■ **Required action**
Output only the lines below that start at the line containing "Let C = v(17, V)." and end at the line containing "Answer: -3056317 + 4*√9716290/9 ≈ -3.0549e+6", with both ends kept.

[[ Records for the exercise, beginning ]]

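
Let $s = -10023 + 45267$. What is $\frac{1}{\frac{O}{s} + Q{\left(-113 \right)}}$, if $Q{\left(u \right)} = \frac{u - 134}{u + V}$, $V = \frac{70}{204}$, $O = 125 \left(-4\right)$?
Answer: $\frac{101247201}{220547959} \approx 0.45907$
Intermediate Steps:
$O = -500$
$s = 35244$
$V = \frac{35}{102}$ ($V = 70 \cdot \frac{1}{204} = \frac{35}{102} \approx 0.34314$)
$Q{\left(u \right)} = \frac{-134 + u}{\frac{35}{102} + u}$ ($Q{\left(u \right)} = \frac{u - 134}{u + \frac{35}{102}} = \frac{-134 + u}{\frac{35}{102} + u}$)
$\frac{1}{\frac{O}{s} + Q{\left(-113 \right)}} = \frac{1}{- \frac{500}{35244} + \frac{102 \left(-134 - 113\right)}{35 + 102 \left(-113\right)}} = \frac{1}{\left(-500\right) \frac{1}{35244} + 102 \frac{1}{35 - 11526} \left(-247\right)} = \frac{1}{- \frac{125}{8811} + 102 \frac{1}{-11491} \left(-247\right)} = \frac{1}{- \frac{125}{8811} + 102 \left(- \frac{1}{11491}\right) \left(-247\right)} = \frac{1}{- \frac{125}{8811} + \frac{25194}{11491}} = \frac{1}{\frac{220547959}{101247201}} = \frac{101247201}{220547959}$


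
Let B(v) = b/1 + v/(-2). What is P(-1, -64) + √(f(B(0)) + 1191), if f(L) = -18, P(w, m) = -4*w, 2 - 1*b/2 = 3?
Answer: 4 + √1173 ≈ 38.249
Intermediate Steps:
b = -2 (b = 4 - 2*3 = 4 - 6 = -2)
B(v) = -2 - v/2 (B(v) = -2/1 + v/(-2) = -2*1 + v*(-½) = -2 - v/2)
P(-1, -64) + √(f(B(0)) + 1191) = -4*(-1) + √(-18 + 1191) = 4 + √1173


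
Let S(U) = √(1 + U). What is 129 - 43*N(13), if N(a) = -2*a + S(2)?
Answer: 1247 - 43*√3 ≈ 1172.5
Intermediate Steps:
N(a) = √3 - 2*a (N(a) = -2*a + √(1 + 2) = -2*a + √3 = √3 - 2*a)
129 - 43*N(13) = 129 - 43*(√3 - 2*13) = 129 - 43*(√3 - 26) = 129 - 43*(-26 + √3) = 129 + (1118 - 43*√3) = 1247 - 43*√3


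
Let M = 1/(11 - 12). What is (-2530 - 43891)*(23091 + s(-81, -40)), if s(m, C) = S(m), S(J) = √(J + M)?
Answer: -1071907311 - 46421*I*√82 ≈ -1.0719e+9 - 4.2036e+5*I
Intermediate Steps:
M = -1 (M = 1/(-1) = -1)
S(J) = √(-1 + J) (S(J) = √(J - 1) = √(-1 + J))
s(m, C) = √(-1 + m)
(-2530 - 43891)*(23091 + s(-81, -40)) = (-2530 - 43891)*(23091 + √(-1 - 81)) = -46421*(23091 + √(-82)) = -46421*(23091 + I*√82) = -1071907311 - 46421*I*√82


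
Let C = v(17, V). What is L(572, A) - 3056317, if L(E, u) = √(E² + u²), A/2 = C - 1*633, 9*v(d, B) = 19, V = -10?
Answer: -3056317 + 4*√9716290/9 ≈ -3.0549e+6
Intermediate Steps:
v(d, B) = 19/9 (v(d, B) = (⅑)*19 = 19/9)
C = 19/9 ≈ 2.1111
A = -11356/9 (A = 2*(19/9 - 1*633) = 2*(19/9 - 633) = 2*(-5678/9) = -11356/9 ≈ -1261.8)
L(572, A) - 3056317 = √(572² + (-11356/9)²) - 3056317 = √(327184 + 128958736/81) - 3056317 = √(155460640/81) - 3056317 = 4*√9716290/9 - 3056317 = -3056317 + 4*√9716290/9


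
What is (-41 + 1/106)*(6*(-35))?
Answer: 456225/53 ≈ 8608.0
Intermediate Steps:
(-41 + 1/106)*(6*(-35)) = (-41 + 1/106)*(-210) = -4345/106*(-210) = 456225/53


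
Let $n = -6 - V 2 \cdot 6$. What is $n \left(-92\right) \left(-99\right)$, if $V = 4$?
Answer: $-491832$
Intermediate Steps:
$n = -54$ ($n = -6 - 4 \cdot 2 \cdot 6 = -6 - 8 \cdot 6 = -6 - 48 = -54$)
$n \left(-92\right) \left(-99\right) = \left(-54\right) \left(-92\right) \left(-99\right) = 4968 \left(-99\right) = -491832$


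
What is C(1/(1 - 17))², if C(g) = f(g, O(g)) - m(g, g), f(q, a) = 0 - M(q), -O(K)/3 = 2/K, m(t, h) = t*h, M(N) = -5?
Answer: 1635841/65536 ≈ 24.961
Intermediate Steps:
m(t, h) = h*t
O(K) = -6/K
f(q, a) = 5 (f(q, a) = 0 - 1*(-5) = 0 + 5 = 5)
C(g) = 5 - g² (C(g) = 5 - g*g = 5 - g²)
C(1/(1 - 17))² = (5 - (1/(1 - 17))²)² = (5 - (1/(-16))²)² = (5 - (-1/16)²)² = (5 - 1*1/256)² = (5 - 1/256)² = (1279/256)² = 1635841/65536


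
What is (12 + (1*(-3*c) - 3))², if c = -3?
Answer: 324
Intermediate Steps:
(12 + (1*(-3*c) - 3))² = (12 + (1*(-3*(-3)) - 3))² = (12 + (1*9 - 3))² = (12 + (9 - 3))² = (12 + 6)² = 18² = 324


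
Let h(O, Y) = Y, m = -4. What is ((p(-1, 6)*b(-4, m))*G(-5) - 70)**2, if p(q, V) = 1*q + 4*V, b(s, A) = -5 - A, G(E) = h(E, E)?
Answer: 2025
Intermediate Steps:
G(E) = E
p(q, V) = q + 4*V
((p(-1, 6)*b(-4, m))*G(-5) - 70)**2 = (((-1 + 4*6)*(-5 - 1*(-4)))*(-5) - 70)**2 = (((-1 + 24)*(-5 + 4))*(-5) - 70)**2 = ((23*(-1))*(-5) - 70)**2 = (-23*(-5) - 70)**2 = (115 - 70)**2 = 45**2 = 2025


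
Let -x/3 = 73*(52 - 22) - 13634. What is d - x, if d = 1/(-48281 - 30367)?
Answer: -2700143137/78648 ≈ -34332.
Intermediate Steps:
x = 34332 (x = -3*(73*(52 - 22) - 13634) = -3*(73*30 - 13634) = -3*(2190 - 13634) = -3*(-11444) = 34332)
d = -1/78648 (d = 1/(-78648) = -1/78648 ≈ -1.2715e-5)
d - x = -1/78648 - 1*34332 = -1/78648 - 34332 = -2700143137/78648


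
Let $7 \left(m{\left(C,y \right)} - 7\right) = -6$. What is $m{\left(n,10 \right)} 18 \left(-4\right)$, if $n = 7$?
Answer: $- \frac{3096}{7} \approx -442.29$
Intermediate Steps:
$m{\left(C,y \right)} = \frac{43}{7}$ ($m{\left(C,y \right)} = 7 + \frac{1}{7} \left(-6\right) = 7 - \frac{6}{7} = \frac{43}{7}$)
$m{\left(n,10 \right)} 18 \left(-4\right) = \frac{43}{7} \cdot 18 \left(-4\right) = \frac{774}{7} \left(-4\right) = - \frac{3096}{7}$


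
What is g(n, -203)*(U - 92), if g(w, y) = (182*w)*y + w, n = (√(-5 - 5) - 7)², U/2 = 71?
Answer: -72042750 + 25861500*I*√10 ≈ -7.2043e+7 + 8.1781e+7*I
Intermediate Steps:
U = 142 (U = 2*71 = 142)
n = (-7 + I*√10)² (n = (√(-10) - 7)² = (I*√10 - 7)² = (-7 + I*√10)² ≈ 39.0 - 44.272*I)
g(w, y) = w + 182*w*y (g(w, y) = 182*w*y + w = w + 182*w*y)
g(n, -203)*(U - 92) = ((7 - I*√10)²*(1 + 182*(-203)))*(142 - 92) = ((7 - I*√10)²*(1 - 36946))*50 = ((7 - I*√10)²*(-36945))*50 = -36945*(7 - I*√10)²*50 = -1847250*(7 - I*√10)²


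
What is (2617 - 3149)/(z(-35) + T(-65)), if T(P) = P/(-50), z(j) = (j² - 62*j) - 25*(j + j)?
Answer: -5320/51463 ≈ -0.10338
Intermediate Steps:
z(j) = j² - 112*j (z(j) = (j² - 62*j) - 50*j = j² - 112*j)
T(P) = -P/50 (T(P) = P*(-1/50) = -P/50)
(2617 - 3149)/(z(-35) + T(-65)) = (2617 - 3149)/(-35*(-112 - 35) - 1/50*(-65)) = -532/(-35*(-147) + 13/10) = -532/(5145 + 13/10) = -532/51463/10 = -532*10/51463 = -5320/51463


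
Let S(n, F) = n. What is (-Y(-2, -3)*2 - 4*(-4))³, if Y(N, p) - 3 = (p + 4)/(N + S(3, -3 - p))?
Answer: 512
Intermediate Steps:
Y(N, p) = 3 + (4 + p)/(3 + N) (Y(N, p) = 3 + (p + 4)/(N + 3) = 3 + (4 + p)/(3 + N))
(-Y(-2, -3)*2 - 4*(-4))³ = (-(13 - 3 + 3*(-2))/(3 - 2)*2 - 4*(-4))³ = (-(13 - 3 - 6)/1*2 + 16)³ = (-4*2 + 16)³ = (-8 + 16)³ = 8³ = 512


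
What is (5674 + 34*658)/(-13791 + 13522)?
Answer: -28046/269 ≈ -104.26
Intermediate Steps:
(5674 + 34*658)/(-13791 + 13522) = (5674 + 22372)/(-269) = 28046*(-1/269) = -28046/269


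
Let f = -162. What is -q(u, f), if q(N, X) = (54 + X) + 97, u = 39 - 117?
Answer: 11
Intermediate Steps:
u = -78
q(N, X) = 151 + X
-q(u, f) = -(151 - 162) = -1*(-11) = 11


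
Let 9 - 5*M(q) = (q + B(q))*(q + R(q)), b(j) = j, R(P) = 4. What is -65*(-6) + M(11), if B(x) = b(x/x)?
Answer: 1779/5 ≈ 355.80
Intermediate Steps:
B(x) = 1 (B(x) = x/x = 1)
M(q) = 9/5 - (1 + q)*(4 + q)/5 (M(q) = 9/5 - (q + 1)*(q + 4)/5 = 9/5 - (1 + q)*(4 + q)/5)
-65*(-6) + M(11) = -65*(-6) + (1 - 1*11 - 1/5*11**2) = 390 + (1 - 11 - 1/5*121) = 390 + (1 - 11 - 121/5) = 390 - 171/5 = 1779/5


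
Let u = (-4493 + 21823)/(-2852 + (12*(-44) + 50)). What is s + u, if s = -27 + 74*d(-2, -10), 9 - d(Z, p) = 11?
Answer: -60008/333 ≈ -180.20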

[[ Records for the exercise, end ]]

■ **Answer box**
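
Let C = v(17, V). What is L(572, A) - 3056317, if L(E, u) = √(E² + u²), A/2 = C - 1*633, 9*v(d, B) = 19, V = -10?
Answer: -3056317 + 4*√9716290/9 ≈ -3.0549e+6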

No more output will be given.